Collected data entries:
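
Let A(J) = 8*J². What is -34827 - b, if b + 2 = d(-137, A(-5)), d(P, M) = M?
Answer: -35025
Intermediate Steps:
b = 198 (b = -2 + 8*(-5)² = -2 + 8*25 = -2 + 200 = 198)
-34827 - b = -34827 - 1*198 = -34827 - 198 = -35025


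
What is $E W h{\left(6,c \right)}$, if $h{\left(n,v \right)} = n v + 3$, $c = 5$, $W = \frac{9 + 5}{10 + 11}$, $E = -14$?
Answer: $-308$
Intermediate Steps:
$W = \frac{2}{3}$ ($W = \frac{14}{21} = 14 \cdot \frac{1}{21} = \frac{2}{3} \approx 0.66667$)
$h{\left(n,v \right)} = 3 + n v$
$E W h{\left(6,c \right)} = \left(-14\right) \frac{2}{3} \left(3 + 6 \cdot 5\right) = - \frac{28 \left(3 + 30\right)}{3} = \left(- \frac{28}{3}\right) 33 = -308$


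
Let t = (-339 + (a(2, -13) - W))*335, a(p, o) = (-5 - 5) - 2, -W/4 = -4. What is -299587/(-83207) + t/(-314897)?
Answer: 104568932154/26201634679 ≈ 3.9909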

• **Exercise prompt**
Determine how many lines in the data contain the string "What", and give the number only.

• **Response**
3